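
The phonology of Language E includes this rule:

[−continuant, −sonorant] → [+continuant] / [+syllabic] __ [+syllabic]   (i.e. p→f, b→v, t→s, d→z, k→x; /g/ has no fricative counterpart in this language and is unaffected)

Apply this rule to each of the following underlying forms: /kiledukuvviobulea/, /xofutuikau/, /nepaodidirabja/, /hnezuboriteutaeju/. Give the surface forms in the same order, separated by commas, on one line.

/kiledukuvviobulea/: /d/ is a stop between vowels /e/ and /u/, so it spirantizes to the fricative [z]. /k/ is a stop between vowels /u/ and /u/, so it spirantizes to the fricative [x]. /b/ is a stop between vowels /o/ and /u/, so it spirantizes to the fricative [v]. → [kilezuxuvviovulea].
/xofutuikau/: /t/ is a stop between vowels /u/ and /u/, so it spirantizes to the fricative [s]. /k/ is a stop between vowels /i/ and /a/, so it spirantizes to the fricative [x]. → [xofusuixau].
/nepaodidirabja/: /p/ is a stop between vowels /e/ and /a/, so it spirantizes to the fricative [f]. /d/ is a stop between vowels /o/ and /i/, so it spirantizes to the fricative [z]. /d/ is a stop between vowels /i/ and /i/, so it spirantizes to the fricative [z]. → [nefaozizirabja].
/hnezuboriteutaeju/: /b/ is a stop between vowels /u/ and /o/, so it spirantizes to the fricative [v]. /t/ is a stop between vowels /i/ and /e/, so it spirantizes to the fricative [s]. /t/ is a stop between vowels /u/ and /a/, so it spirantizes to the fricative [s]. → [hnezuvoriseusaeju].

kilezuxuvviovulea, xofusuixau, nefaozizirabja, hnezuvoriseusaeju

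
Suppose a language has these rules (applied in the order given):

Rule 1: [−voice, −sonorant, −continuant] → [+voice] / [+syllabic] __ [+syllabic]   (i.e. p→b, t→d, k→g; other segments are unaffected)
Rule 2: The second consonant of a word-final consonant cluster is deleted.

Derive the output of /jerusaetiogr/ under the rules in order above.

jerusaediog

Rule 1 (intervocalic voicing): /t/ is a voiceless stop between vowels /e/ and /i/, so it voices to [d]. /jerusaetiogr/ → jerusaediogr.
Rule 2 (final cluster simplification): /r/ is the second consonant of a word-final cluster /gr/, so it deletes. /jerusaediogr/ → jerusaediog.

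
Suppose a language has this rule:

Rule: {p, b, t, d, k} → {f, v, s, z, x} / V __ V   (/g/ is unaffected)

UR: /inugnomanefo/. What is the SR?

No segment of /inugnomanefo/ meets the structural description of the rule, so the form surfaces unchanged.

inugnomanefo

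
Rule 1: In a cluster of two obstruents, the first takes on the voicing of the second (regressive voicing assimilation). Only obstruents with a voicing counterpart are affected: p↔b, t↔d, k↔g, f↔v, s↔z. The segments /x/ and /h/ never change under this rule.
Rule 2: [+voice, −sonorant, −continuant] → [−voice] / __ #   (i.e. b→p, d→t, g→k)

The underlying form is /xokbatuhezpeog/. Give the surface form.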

- WORK REQUIRED: All lines from the one containing "(/g/ is unaffected)" through the end of the material should be restated exactly, with both end lines kept.

- RESPONSE TO THIS EXERCISE:
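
Rule: {p, b, t, d, k} → {f, v, s, z, x} / V __ V   (/g/ is unaffected)

UR: /inugnomanefo/. What is the SR?

No segment of /inugnomanefo/ meets the structural description of the rule, so the form surfaces unchanged.

inugnomanefo

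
Rule 1: In a cluster of two obstruents, the first takes on the voicing of the second (regressive voicing assimilation). Only obstruents with a voicing counterpart are affected: p↔b, t↔d, k↔g, f↔v, s↔z. The segments /x/ and /h/ never change under this rule.
Rule 2: [+voice, −sonorant, −continuant] → [−voice] / __ #   (i.e. b→p, d→t, g→k)

The underlying form is /xokbatuhezpeog/. Give the surface form.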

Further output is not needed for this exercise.